[EXERCISE PROMPT]
Locate, in the data below, the line that contains "0.2636 0.4542 0.6750" and the line that contains "0.1643 0.2730 0.3879"; reproduce exactly those two lines and every line between them, nothing more.

==== DATA FOR THIS TASK ====

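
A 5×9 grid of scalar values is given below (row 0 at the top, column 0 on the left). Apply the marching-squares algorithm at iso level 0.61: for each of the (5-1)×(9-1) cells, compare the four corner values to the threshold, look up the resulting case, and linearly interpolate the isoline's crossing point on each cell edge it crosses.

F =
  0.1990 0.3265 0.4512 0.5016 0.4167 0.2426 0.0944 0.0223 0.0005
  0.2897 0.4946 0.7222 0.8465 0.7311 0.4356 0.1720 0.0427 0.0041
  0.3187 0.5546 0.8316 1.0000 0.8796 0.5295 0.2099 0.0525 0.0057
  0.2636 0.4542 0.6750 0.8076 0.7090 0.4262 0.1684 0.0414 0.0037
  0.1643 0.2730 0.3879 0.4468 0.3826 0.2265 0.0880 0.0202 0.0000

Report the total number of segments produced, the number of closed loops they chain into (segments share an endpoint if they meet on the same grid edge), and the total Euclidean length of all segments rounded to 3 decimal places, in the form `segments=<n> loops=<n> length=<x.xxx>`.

segments=12 loops=1 length=10.515

cell (0,1): code 0100 → (0.586,2.000)–(1.000,1.507)
cell (0,2): code 1100 → (0.314,3.000)–(0.586,2.000)
cell (0,3): code 1100 → (0.615,4.000)–(0.314,3.000)
cell (0,4): code 1000 → (1.000,4.410)–(0.615,4.000)
cell (1,1): code 0110 → (1.000,1.507)–(2.000,1.200)
cell (1,4): code 1001 → (2.000,4.770)–(1.000,4.410)
cell (2,1): code 0110 → (2.000,1.200)–(3.000,1.706)
cell (2,4): code 1001 → (3.000,4.350)–(2.000,4.770)
cell (3,1): code 0010 → (3.000,1.706)–(3.226,2.000)
cell (3,2): code 0011 → (3.226,2.000)–(3.548,3.000)
cell (3,3): code 0011 → (3.548,3.000)–(3.303,4.000)
cell (3,4): code 0001 → (3.303,4.000)–(3.000,4.350)
total: 12 segments, chained into 1 closed loop(s), length Σ = 10.515100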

====

[EXPECTED OUTPUT]
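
  0.2636 0.4542 0.6750 0.8076 0.7090 0.4262 0.1684 0.0414 0.0037
  0.1643 0.2730 0.3879 0.4468 0.3826 0.2265 0.0880 0.0202 0.0000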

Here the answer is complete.